The problem: Please reproduce exactly the line that carries "Write OpenSCAD for this I-beam" and all remaining lines through the last line of the data, and write nothing else.
—————
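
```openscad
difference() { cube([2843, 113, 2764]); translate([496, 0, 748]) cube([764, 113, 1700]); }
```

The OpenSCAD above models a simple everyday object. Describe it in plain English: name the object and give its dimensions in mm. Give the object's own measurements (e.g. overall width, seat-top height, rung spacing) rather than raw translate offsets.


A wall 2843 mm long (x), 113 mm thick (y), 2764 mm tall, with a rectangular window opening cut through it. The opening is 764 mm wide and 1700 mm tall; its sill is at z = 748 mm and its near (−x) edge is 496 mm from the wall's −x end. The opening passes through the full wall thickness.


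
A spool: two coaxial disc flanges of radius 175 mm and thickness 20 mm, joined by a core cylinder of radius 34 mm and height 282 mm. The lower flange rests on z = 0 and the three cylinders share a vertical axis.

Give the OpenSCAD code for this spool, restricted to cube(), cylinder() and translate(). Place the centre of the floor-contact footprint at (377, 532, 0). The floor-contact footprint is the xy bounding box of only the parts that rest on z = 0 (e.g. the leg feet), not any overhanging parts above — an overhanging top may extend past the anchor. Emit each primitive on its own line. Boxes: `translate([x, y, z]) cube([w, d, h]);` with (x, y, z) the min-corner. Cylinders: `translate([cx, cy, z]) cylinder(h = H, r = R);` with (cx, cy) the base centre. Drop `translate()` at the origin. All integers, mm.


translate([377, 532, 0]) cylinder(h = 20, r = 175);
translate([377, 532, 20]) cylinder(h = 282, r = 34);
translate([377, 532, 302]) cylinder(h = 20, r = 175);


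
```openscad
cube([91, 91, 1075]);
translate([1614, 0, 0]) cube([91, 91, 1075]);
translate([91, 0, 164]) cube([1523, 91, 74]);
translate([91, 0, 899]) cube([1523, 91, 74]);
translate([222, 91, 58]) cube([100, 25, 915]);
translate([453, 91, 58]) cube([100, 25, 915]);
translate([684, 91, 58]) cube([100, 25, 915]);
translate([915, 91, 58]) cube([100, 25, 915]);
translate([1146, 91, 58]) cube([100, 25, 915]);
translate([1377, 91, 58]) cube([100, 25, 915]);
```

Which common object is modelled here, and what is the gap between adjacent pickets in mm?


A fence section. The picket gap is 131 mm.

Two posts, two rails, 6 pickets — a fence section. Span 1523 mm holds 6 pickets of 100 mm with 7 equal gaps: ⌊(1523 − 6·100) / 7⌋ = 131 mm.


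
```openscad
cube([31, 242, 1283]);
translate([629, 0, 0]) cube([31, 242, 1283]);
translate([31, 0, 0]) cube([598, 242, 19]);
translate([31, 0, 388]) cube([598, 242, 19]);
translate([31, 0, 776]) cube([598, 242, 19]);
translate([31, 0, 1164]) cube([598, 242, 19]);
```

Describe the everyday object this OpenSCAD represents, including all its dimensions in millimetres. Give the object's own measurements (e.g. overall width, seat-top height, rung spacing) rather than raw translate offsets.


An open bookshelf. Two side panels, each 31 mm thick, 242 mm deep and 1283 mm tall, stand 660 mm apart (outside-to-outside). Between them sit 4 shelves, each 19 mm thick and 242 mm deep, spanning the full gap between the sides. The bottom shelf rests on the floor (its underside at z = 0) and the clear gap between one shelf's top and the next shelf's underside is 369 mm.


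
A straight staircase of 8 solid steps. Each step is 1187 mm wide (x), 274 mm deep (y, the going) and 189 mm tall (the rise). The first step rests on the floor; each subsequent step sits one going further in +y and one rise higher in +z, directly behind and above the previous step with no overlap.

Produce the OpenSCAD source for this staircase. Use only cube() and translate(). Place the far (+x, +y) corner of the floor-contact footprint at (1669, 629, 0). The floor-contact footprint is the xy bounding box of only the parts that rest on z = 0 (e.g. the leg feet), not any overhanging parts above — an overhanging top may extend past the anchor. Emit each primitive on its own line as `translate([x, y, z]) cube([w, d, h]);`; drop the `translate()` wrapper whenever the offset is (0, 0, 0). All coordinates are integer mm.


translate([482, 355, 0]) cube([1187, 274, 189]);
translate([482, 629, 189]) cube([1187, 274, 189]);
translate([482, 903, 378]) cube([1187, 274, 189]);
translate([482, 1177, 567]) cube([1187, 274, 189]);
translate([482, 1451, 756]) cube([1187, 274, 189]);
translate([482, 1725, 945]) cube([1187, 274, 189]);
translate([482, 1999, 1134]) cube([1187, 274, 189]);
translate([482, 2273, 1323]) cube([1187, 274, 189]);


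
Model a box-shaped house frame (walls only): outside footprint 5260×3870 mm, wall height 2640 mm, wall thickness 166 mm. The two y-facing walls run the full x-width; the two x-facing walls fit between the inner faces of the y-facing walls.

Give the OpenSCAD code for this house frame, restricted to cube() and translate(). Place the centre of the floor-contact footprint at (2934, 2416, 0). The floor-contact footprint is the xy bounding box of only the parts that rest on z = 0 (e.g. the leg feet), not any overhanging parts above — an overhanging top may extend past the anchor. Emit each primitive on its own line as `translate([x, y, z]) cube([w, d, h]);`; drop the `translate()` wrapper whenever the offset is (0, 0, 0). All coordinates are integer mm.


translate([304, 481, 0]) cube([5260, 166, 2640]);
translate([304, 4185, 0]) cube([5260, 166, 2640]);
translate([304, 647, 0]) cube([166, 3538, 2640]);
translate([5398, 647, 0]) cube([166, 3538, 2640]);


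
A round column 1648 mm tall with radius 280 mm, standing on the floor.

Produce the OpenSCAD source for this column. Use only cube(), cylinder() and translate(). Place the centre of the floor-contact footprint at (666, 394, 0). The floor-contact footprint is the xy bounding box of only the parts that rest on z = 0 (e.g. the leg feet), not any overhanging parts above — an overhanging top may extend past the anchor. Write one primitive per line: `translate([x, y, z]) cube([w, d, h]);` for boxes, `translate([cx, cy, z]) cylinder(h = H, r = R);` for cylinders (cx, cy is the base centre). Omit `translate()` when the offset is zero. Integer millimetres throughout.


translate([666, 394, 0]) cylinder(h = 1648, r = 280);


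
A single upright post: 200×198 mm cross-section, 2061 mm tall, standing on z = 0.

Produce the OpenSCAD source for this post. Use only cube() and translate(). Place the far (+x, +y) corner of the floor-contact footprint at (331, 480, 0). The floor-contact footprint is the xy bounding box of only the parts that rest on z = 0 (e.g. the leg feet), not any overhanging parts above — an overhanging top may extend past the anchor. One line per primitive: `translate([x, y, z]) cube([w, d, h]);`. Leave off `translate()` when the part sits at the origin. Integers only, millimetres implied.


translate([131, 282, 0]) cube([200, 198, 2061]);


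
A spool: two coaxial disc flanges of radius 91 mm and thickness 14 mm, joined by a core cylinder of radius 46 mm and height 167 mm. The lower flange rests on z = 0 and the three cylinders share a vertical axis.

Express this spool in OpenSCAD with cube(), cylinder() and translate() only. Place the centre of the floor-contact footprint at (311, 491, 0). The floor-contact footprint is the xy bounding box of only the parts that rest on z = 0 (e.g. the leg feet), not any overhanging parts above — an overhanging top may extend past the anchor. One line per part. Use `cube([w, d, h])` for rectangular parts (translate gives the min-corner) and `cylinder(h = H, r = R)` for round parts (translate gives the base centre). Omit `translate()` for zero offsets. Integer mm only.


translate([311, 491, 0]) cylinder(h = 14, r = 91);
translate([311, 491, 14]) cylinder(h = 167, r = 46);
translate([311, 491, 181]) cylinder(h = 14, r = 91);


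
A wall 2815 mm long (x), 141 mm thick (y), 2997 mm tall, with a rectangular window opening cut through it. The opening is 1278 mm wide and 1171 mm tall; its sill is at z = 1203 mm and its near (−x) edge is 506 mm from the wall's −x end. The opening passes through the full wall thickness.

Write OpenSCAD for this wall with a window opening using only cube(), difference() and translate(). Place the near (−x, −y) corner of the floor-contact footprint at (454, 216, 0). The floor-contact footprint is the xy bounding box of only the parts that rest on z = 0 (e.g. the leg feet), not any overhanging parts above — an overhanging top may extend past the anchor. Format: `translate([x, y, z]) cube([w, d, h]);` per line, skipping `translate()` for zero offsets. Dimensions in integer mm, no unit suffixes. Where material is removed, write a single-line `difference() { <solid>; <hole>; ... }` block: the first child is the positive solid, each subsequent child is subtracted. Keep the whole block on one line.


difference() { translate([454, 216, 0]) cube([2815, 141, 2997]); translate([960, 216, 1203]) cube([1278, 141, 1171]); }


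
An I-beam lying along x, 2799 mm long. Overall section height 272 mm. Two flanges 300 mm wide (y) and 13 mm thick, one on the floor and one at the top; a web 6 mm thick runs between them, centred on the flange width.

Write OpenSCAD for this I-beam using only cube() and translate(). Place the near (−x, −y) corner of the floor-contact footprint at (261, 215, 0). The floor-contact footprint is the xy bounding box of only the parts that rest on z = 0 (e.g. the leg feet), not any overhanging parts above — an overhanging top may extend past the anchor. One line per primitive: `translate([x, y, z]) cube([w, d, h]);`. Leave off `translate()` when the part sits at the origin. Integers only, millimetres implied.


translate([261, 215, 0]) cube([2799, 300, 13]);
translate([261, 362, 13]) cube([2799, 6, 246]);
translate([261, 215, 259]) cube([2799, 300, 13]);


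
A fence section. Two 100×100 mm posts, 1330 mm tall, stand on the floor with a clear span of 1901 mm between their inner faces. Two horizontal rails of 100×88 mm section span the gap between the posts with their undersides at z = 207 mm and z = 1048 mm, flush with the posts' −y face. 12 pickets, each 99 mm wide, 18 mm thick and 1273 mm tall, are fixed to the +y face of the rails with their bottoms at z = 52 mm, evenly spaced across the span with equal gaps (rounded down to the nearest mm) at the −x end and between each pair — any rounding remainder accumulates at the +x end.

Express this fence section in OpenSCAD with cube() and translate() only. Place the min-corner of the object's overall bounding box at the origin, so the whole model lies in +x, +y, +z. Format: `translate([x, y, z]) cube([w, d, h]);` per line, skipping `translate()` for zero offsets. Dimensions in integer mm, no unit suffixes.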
—————
Output for this exercise:
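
Write OpenSCAD for this I-beam using only cube() and translate(). Place the near (−x, −y) corner of the floor-contact footprint at (261, 215, 0). The floor-contact footprint is the xy bounding box of only the parts that rest on z = 0 (e.g. the leg feet), not any overhanging parts above — an overhanging top may extend past the anchor. One line per primitive: `translate([x, y, z]) cube([w, d, h]);`. Leave off `translate()` when the part sits at the origin. Integers only, millimetres implied.


translate([261, 215, 0]) cube([2799, 300, 13]);
translate([261, 362, 13]) cube([2799, 6, 246]);
translate([261, 215, 259]) cube([2799, 300, 13]);


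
A fence section. Two 100×100 mm posts, 1330 mm tall, stand on the floor with a clear span of 1901 mm between their inner faces. Two horizontal rails of 100×88 mm section span the gap between the posts with their undersides at z = 207 mm and z = 1048 mm, flush with the posts' −y face. 12 pickets, each 99 mm wide, 18 mm thick and 1273 mm tall, are fixed to the +y face of the rails with their bottoms at z = 52 mm, evenly spaced across the span with equal gaps (rounded down to the nearest mm) at the −x end and between each pair — any rounding remainder accumulates at the +x end.

Express this fence section in OpenSCAD with cube() and translate() only. Place the min-corner of the object's overall bounding box at the origin, so the whole model lies in +x, +y, +z. Format: `translate([x, y, z]) cube([w, d, h]);` per line, skipping `translate()` for zero offsets. Dimensions in integer mm, no unit suffixes.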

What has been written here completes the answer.